An exact copy is needed of each line from the one including "Plan a rotate-then-drive manoeuvre from (5, 3.5, -1.308997)" through the last line of the entries, both ends counted, with nothing added.

■ **Data shown**:

*** Begin section ***

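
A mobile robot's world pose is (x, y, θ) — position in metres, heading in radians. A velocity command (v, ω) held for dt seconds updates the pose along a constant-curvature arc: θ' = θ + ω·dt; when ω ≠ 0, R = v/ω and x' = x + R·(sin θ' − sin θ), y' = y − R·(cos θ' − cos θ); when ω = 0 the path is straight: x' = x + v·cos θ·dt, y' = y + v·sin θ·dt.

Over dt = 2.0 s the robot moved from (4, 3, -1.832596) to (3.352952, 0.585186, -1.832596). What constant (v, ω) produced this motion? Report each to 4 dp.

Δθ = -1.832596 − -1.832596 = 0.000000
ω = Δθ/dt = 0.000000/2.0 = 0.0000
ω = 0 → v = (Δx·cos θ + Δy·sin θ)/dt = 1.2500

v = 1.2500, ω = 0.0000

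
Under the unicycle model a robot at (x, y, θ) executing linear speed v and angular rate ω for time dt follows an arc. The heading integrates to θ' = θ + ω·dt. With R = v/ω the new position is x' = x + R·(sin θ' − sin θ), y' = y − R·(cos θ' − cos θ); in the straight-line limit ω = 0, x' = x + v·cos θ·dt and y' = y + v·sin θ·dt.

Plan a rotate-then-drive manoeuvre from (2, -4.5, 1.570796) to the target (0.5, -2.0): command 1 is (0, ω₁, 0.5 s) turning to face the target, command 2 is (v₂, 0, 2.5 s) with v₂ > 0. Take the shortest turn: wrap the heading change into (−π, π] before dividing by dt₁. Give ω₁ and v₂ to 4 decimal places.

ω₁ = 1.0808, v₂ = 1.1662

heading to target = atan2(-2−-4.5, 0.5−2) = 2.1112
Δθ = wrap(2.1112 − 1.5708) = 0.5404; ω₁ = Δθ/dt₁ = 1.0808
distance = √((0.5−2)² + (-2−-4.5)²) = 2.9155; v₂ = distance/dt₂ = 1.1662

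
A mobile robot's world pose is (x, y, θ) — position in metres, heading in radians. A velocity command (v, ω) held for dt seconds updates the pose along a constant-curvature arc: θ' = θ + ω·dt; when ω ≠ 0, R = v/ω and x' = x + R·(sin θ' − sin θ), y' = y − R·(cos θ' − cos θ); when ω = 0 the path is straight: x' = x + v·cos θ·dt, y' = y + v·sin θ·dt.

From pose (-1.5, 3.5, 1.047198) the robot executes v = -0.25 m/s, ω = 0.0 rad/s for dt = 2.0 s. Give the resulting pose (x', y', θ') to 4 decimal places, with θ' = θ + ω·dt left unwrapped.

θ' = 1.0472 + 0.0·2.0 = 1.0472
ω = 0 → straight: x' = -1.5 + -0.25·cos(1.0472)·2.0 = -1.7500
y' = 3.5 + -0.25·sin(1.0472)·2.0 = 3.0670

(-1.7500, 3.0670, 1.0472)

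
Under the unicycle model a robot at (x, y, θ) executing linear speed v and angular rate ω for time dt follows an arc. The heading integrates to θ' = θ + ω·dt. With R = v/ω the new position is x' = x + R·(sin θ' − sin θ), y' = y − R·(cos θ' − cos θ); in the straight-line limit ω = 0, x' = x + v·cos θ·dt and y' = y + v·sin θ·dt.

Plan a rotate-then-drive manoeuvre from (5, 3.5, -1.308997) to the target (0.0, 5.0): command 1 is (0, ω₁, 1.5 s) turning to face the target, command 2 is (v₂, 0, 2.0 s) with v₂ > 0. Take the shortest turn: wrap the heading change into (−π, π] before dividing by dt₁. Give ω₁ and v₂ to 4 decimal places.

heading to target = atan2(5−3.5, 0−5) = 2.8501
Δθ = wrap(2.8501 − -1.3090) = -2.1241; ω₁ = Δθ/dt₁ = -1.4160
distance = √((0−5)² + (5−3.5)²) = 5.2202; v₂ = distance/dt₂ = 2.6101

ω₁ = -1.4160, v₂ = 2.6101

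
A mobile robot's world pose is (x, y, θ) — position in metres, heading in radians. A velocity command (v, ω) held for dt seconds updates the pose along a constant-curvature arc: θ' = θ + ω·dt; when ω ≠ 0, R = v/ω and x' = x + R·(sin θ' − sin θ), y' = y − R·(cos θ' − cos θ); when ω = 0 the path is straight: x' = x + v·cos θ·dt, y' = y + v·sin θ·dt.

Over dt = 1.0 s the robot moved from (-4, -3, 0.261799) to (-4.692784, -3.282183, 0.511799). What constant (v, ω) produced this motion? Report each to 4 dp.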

*** End section ***

■ **Answer for this exercise**:
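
Plan a rotate-then-drive manoeuvre from (5, 3.5, -1.308997) to the target (0.0, 5.0): command 1 is (0, ω₁, 1.5 s) turning to face the target, command 2 is (v₂, 0, 2.0 s) with v₂ > 0. Take the shortest turn: wrap the heading change into (−π, π] before dividing by dt₁. Give ω₁ and v₂ to 4 decimal places.

heading to target = atan2(5−3.5, 0−5) = 2.8501
Δθ = wrap(2.8501 − -1.3090) = -2.1241; ω₁ = Δθ/dt₁ = -1.4160
distance = √((0−5)² + (5−3.5)²) = 5.2202; v₂ = distance/dt₂ = 2.6101

ω₁ = -1.4160, v₂ = 2.6101

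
A mobile robot's world pose is (x, y, θ) — position in metres, heading in radians. A velocity command (v, ω) held for dt seconds updates the pose along a constant-curvature arc: θ' = θ + ω·dt; when ω ≠ 0, R = v/ω and x' = x + R·(sin θ' − sin θ), y' = y − R·(cos θ' − cos θ); when ω = 0 the path is straight: x' = x + v·cos θ·dt, y' = y + v·sin θ·dt.

Over dt = 1.0 s the robot moved from (-4, -3, 0.261799) to (-4.692784, -3.282183, 0.511799). What constant (v, ω) produced this motion? Report each to 4 dp.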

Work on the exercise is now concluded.